EXERCISE INPUTS |
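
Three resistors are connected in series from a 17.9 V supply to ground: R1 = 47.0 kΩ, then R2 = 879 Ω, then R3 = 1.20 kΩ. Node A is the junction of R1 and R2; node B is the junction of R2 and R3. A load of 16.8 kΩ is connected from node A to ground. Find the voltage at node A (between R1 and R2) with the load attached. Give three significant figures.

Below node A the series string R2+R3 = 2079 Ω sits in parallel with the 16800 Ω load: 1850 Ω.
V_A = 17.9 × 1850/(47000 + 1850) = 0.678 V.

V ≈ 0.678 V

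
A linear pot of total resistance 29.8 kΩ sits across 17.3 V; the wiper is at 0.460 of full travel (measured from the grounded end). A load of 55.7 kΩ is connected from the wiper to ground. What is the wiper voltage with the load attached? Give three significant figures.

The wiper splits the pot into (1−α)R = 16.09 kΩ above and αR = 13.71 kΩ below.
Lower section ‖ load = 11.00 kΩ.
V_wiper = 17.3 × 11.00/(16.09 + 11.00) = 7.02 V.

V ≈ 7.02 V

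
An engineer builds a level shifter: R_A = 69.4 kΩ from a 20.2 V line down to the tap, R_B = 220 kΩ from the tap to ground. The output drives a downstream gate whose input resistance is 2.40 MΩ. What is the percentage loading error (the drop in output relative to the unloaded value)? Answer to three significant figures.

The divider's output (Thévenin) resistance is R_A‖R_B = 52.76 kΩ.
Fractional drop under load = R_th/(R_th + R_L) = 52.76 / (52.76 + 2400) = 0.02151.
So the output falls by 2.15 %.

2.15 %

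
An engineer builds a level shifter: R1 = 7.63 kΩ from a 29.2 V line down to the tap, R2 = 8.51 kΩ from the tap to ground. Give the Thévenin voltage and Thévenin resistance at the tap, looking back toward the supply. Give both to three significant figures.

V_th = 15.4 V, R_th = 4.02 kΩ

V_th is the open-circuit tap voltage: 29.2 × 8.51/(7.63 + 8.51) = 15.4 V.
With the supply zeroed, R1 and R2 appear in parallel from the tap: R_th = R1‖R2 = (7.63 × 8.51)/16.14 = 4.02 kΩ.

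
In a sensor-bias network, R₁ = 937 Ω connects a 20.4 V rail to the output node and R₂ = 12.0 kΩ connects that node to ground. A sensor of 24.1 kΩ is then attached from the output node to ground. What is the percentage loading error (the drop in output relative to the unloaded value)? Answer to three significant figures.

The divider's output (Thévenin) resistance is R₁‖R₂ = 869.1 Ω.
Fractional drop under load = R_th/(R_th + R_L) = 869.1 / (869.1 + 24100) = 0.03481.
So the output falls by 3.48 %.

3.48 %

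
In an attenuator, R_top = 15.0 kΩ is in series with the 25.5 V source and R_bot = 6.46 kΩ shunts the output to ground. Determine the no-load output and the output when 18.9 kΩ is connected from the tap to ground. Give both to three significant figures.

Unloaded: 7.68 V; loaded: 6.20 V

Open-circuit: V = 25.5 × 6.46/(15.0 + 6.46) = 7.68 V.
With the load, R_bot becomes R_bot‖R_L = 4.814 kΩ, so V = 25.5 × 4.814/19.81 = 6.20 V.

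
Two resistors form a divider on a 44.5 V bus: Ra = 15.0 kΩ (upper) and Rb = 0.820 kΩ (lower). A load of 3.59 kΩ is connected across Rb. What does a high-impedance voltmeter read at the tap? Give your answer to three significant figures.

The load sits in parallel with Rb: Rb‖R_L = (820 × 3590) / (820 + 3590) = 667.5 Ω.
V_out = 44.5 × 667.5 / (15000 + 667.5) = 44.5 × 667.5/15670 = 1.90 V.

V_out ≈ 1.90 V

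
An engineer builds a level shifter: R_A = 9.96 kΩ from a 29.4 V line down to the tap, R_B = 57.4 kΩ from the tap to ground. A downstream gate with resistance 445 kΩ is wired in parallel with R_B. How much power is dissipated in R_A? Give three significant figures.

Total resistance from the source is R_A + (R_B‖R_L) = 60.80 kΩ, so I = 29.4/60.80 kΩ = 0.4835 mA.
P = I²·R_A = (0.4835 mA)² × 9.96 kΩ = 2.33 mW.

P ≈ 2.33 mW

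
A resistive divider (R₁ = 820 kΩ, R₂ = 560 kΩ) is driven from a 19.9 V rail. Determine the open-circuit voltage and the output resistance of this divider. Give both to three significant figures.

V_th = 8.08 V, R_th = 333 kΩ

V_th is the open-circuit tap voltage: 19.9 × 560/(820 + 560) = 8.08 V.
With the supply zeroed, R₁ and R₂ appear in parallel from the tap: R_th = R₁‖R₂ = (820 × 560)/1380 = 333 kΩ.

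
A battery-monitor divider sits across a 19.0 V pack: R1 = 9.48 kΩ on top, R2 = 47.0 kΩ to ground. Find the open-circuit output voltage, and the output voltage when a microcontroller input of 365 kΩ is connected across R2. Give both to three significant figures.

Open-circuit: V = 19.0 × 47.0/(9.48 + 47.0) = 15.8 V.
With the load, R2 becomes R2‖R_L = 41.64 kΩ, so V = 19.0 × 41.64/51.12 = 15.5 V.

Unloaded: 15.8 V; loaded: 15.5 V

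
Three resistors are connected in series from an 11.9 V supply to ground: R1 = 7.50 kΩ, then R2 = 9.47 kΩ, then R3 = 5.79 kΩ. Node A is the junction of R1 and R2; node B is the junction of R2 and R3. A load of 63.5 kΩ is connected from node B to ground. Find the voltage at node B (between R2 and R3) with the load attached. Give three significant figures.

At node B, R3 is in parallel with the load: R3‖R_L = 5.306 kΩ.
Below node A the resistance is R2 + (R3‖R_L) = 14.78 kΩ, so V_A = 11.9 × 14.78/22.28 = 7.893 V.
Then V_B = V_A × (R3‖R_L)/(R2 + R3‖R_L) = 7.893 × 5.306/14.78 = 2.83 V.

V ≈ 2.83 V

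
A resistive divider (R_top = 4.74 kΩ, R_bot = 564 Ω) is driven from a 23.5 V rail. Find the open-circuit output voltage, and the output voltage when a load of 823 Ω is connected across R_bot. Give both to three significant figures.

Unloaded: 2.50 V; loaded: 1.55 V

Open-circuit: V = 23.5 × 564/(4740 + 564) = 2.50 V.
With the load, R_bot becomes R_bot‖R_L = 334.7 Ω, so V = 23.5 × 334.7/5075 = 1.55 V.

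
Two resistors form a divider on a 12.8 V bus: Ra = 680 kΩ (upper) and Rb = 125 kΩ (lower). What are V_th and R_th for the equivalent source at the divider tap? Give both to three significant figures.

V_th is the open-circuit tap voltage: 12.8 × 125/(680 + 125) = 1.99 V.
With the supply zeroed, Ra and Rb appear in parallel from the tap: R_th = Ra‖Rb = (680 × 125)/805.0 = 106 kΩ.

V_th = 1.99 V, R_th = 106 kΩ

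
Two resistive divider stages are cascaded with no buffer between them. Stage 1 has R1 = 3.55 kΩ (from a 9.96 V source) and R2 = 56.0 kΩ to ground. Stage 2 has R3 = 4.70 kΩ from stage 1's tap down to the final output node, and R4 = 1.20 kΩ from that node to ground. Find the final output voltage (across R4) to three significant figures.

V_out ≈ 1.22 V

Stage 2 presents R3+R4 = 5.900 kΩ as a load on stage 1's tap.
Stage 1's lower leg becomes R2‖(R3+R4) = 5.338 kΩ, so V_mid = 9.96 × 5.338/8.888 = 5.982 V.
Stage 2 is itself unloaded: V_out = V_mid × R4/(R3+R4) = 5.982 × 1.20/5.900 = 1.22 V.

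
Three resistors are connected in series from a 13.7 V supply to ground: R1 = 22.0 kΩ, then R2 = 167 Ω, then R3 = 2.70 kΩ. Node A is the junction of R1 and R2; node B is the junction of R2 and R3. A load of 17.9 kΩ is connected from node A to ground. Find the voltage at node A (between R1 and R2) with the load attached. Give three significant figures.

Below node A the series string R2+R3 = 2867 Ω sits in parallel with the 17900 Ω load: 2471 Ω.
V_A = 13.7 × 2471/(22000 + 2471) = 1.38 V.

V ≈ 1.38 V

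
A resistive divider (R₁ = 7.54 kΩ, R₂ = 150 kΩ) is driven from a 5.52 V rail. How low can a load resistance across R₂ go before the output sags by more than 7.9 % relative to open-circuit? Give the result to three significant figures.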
---
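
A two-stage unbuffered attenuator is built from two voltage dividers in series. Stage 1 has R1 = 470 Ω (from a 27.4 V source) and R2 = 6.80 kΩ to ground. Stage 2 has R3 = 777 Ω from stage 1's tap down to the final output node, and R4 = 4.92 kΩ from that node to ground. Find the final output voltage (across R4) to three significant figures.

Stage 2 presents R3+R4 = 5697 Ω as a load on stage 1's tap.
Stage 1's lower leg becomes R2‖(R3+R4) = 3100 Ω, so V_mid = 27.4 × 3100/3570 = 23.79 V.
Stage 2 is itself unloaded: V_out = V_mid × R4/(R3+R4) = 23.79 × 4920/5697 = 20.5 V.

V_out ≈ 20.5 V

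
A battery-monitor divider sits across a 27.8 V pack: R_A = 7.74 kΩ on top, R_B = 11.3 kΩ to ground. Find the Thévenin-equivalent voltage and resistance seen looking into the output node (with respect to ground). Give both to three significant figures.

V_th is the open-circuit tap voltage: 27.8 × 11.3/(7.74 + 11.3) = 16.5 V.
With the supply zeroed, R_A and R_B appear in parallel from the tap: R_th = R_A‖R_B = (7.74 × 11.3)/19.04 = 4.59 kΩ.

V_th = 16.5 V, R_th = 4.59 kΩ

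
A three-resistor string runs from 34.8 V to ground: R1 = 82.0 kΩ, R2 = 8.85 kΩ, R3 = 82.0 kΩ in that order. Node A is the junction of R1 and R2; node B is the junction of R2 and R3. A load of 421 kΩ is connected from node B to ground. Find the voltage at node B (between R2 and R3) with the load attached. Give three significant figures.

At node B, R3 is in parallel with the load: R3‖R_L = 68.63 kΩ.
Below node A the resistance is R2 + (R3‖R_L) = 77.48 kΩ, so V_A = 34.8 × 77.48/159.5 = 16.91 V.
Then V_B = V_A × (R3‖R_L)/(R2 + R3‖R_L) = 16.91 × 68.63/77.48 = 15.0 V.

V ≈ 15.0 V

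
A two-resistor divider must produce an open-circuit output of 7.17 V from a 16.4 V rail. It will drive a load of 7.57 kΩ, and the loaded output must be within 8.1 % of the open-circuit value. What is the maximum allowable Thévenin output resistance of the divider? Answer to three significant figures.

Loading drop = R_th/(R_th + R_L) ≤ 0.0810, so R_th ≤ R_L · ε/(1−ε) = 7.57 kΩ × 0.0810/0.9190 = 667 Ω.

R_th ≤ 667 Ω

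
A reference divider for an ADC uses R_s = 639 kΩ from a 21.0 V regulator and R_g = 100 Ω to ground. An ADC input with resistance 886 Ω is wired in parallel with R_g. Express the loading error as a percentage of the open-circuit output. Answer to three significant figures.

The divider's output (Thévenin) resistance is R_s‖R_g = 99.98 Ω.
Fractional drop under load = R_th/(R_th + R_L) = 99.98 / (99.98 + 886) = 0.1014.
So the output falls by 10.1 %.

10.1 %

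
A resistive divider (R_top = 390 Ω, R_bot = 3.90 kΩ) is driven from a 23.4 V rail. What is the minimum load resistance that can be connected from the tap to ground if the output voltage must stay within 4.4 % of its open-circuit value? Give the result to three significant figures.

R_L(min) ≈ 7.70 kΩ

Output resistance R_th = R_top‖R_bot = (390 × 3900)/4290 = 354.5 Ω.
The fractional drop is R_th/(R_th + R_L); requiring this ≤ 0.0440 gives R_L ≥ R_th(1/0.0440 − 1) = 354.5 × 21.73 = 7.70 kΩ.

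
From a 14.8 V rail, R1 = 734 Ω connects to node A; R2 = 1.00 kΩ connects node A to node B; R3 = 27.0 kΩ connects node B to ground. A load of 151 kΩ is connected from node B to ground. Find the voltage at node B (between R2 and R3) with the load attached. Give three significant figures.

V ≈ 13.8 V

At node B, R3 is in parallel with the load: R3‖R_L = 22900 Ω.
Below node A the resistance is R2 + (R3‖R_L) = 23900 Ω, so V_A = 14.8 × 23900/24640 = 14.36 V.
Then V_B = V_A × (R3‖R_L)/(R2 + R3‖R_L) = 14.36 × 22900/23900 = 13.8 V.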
* * *
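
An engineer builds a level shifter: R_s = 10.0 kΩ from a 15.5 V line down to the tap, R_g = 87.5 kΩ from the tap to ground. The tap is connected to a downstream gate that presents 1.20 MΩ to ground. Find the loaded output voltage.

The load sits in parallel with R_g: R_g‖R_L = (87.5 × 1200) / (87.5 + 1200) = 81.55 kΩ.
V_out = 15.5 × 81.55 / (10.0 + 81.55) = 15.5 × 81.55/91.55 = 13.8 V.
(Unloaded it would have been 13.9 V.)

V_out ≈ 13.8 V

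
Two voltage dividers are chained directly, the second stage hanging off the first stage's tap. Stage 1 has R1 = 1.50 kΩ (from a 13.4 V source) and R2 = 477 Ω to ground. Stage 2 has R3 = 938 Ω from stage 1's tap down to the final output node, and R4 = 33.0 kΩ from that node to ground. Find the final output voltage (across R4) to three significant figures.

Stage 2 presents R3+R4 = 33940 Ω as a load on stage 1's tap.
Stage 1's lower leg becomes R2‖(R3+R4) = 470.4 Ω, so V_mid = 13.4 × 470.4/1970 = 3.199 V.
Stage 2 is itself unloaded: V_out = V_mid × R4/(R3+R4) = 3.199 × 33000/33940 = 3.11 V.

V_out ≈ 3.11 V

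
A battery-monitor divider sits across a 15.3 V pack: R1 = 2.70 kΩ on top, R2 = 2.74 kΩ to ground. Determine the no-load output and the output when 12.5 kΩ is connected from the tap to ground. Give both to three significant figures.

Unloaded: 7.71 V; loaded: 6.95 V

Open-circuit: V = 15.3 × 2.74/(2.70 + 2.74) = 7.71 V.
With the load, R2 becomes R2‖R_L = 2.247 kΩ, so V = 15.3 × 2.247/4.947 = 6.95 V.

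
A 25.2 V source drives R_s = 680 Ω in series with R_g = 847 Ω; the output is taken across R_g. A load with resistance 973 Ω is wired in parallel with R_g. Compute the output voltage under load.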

EXERCISE DETAILS | Using the entries above, give again exactly the lines from the line holding "A battery-monitor divider sits across a 15.3" through the line holding "A 25.2 V source". Include both end lines and nothing else.

YOUR SOLUTION |
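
A battery-monitor divider sits across a 15.3 V pack: R1 = 2.70 kΩ on top, R2 = 2.74 kΩ to ground. Determine the no-load output and the output when 12.5 kΩ is connected from the tap to ground. Give both to three significant figures.

Unloaded: 7.71 V; loaded: 6.95 V

Open-circuit: V = 15.3 × 2.74/(2.70 + 2.74) = 7.71 V.
With the load, R2 becomes R2‖R_L = 2.247 kΩ, so V = 15.3 × 2.247/4.947 = 6.95 V.

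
A 25.2 V source drives R_s = 680 Ω in series with R_g = 847 Ω; the output is taken across R_g. A load with resistance 973 Ω is wired in parallel with R_g. Compute the output voltage under load.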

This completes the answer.